Items from a dataset:
......

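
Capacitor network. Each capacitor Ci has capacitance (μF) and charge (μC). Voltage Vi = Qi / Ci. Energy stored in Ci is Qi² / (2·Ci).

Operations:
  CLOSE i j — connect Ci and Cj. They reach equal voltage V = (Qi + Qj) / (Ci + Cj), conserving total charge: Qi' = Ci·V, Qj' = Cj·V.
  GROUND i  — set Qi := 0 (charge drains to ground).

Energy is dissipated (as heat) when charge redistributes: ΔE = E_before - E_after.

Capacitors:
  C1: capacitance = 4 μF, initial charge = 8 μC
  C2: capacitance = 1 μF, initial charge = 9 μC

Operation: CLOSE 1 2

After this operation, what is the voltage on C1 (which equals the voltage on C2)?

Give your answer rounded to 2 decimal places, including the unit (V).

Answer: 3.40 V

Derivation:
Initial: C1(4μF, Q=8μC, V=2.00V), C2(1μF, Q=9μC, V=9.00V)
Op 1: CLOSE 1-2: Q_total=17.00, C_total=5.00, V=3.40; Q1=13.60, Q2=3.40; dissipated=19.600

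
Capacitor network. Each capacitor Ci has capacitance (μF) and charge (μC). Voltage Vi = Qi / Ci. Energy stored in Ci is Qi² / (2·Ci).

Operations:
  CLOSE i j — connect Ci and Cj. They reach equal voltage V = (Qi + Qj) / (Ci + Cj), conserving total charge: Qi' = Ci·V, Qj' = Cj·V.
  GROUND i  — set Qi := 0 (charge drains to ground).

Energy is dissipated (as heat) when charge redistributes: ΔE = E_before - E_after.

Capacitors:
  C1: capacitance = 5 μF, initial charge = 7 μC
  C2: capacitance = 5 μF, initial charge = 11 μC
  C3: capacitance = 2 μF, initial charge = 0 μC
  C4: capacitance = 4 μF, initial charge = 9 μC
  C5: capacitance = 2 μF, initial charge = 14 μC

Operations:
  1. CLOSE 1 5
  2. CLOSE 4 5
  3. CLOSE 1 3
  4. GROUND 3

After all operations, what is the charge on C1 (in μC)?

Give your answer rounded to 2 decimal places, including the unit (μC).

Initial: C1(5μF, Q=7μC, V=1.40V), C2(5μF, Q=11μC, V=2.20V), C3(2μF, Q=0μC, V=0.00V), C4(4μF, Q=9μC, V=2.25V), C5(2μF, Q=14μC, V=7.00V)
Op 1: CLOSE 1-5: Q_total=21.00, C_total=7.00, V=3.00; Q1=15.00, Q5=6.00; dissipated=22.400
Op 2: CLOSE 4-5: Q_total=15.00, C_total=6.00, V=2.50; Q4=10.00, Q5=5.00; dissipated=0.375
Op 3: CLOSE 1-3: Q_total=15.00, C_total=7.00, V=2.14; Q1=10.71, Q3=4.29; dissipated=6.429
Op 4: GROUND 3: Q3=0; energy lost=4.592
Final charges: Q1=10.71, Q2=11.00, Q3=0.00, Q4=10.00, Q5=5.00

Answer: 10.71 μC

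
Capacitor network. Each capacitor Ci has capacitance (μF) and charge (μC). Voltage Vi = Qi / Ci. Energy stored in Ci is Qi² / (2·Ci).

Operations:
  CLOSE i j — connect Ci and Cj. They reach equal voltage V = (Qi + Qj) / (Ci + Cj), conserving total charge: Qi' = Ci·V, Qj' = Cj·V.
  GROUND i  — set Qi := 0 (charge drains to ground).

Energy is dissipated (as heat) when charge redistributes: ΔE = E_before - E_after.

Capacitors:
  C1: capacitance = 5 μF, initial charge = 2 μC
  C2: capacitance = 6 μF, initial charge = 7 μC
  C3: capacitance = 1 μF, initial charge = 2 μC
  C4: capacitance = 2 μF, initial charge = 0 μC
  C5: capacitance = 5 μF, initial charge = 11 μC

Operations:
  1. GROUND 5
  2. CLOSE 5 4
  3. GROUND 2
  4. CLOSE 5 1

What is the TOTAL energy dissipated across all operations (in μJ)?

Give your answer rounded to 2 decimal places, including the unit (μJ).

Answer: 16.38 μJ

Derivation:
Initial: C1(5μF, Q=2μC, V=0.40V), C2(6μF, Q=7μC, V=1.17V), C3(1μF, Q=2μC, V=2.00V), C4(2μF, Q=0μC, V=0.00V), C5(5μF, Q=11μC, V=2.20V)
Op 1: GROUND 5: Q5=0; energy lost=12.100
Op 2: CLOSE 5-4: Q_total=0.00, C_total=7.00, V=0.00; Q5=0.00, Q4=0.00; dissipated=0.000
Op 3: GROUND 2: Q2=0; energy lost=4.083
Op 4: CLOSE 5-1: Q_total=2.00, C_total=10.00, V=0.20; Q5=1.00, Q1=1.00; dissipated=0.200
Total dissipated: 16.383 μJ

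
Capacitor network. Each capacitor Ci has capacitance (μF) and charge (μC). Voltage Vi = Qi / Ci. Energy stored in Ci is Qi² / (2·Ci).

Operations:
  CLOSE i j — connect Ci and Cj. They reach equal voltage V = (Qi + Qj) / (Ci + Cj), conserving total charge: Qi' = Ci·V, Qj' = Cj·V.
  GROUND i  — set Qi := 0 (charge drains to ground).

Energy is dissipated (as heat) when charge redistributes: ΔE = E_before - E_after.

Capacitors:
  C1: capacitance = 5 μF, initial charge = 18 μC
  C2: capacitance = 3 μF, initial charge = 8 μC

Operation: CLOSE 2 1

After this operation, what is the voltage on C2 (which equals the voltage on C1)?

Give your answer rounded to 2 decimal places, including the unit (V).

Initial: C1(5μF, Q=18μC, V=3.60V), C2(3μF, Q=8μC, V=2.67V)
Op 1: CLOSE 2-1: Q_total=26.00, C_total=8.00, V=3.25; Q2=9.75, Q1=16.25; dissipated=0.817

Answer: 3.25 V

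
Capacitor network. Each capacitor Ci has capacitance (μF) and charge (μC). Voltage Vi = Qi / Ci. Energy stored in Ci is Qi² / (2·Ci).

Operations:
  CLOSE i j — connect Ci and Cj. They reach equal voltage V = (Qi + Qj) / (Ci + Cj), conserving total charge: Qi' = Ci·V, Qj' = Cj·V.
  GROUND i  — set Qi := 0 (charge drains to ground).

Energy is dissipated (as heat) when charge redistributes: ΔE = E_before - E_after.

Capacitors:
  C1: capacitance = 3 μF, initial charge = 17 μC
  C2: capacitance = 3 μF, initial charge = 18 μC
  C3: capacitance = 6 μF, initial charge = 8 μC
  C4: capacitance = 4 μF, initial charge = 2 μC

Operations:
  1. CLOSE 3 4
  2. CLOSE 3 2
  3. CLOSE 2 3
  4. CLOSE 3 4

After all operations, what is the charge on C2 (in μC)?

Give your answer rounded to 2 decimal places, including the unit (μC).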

......

_EXERCISE DIRECTIONS_. Your reply must contain exactly the lines from the first line of the data through the line holding "After this operation, what is the voltage on C1", and nothing more.

_SOLUTION TO THIS EXERCISE_.
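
Capacitor network. Each capacitor Ci has capacitance (μF) and charge (μC). Voltage Vi = Qi / Ci. Energy stored in Ci is Qi² / (2·Ci).

Operations:
  CLOSE i j — connect Ci and Cj. They reach equal voltage V = (Qi + Qj) / (Ci + Cj), conserving total charge: Qi' = Ci·V, Qj' = Cj·V.
  GROUND i  — set Qi := 0 (charge drains to ground).

Energy is dissipated (as heat) when charge redistributes: ΔE = E_before - E_after.

Capacitors:
  C1: capacitance = 4 μF, initial charge = 8 μC
  C2: capacitance = 1 μF, initial charge = 9 μC

Operation: CLOSE 1 2

After this operation, what is the voltage on C1 (which equals the voltage on C2)?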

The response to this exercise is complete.